How to complete this task =
Reproduce every record exactly.

Data shown =
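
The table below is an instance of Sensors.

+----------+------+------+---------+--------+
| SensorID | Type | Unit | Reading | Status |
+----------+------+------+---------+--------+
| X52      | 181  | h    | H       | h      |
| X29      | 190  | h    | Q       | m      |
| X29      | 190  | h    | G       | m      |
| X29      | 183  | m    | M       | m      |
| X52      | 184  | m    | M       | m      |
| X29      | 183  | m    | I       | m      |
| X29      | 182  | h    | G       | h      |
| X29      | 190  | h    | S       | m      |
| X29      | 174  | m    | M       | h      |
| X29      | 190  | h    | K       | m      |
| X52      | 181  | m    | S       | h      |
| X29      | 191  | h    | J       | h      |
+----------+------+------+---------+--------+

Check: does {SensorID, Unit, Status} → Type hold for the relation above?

No

(SensorID=X52, Unit=h, Status=h): 1 row → Type = 181 ✓
(SensorID=X29, Unit=h, Status=m): 4 rows → Type = 190, 190, 190, 190 ✓
(SensorID=X29, Unit=m, Status=m): 2 rows → Type = 183, 183 ✓
(SensorID=X52, Unit=m, Status=m): 1 row → Type = 184 ✓
(SensorID=X29, Unit=h, Status=h): 2 rows → Type takes values {182, 191} — violation
(SensorID=X29, Unit=m, Status=h): 1 row → Type = 174 ✓
(SensorID=X52, Unit=m, Status=h): 1 row → Type = 181 ✓
Two rows agree on {SensorID, Unit, Status} but differ on Type, so {SensorID, Unit, Status} → Type does not hold.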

Response to the task =
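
The table below is an instance of Sensors.

+----------+------+------+---------+--------+
| SensorID | Type | Unit | Reading | Status |
+----------+------+------+---------+--------+
| X52      | 181  | h    | H       | h      |
| X29      | 190  | h    | Q       | m      |
| X29      | 190  | h    | G       | m      |
| X29      | 183  | m    | M       | m      |
| X52      | 184  | m    | M       | m      |
| X29      | 183  | m    | I       | m      |
| X29      | 182  | h    | G       | h      |
| X29      | 190  | h    | S       | m      |
| X29      | 174  | m    | M       | h      |
| X29      | 190  | h    | K       | m      |
| X52      | 181  | m    | S       | h      |
| X29      | 191  | h    | J       | h      |
+----------+------+------+---------+--------+

Check: does {SensorID, Unit, Status} → Type hold for the relation above?

No

(SensorID=X52, Unit=h, Status=h): 1 row → Type = 181 ✓
(SensorID=X29, Unit=h, Status=m): 4 rows → Type = 190, 190, 190, 190 ✓
(SensorID=X29, Unit=m, Status=m): 2 rows → Type = 183, 183 ✓
(SensorID=X52, Unit=m, Status=m): 1 row → Type = 184 ✓
(SensorID=X29, Unit=h, Status=h): 2 rows → Type takes values {182, 191} — violation
(SensorID=X29, Unit=m, Status=h): 1 row → Type = 174 ✓
(SensorID=X52, Unit=m, Status=h): 1 row → Type = 181 ✓
Two rows agree on {SensorID, Unit, Status} but differ on Type, so {SensorID, Unit, Status} → Type does not hold.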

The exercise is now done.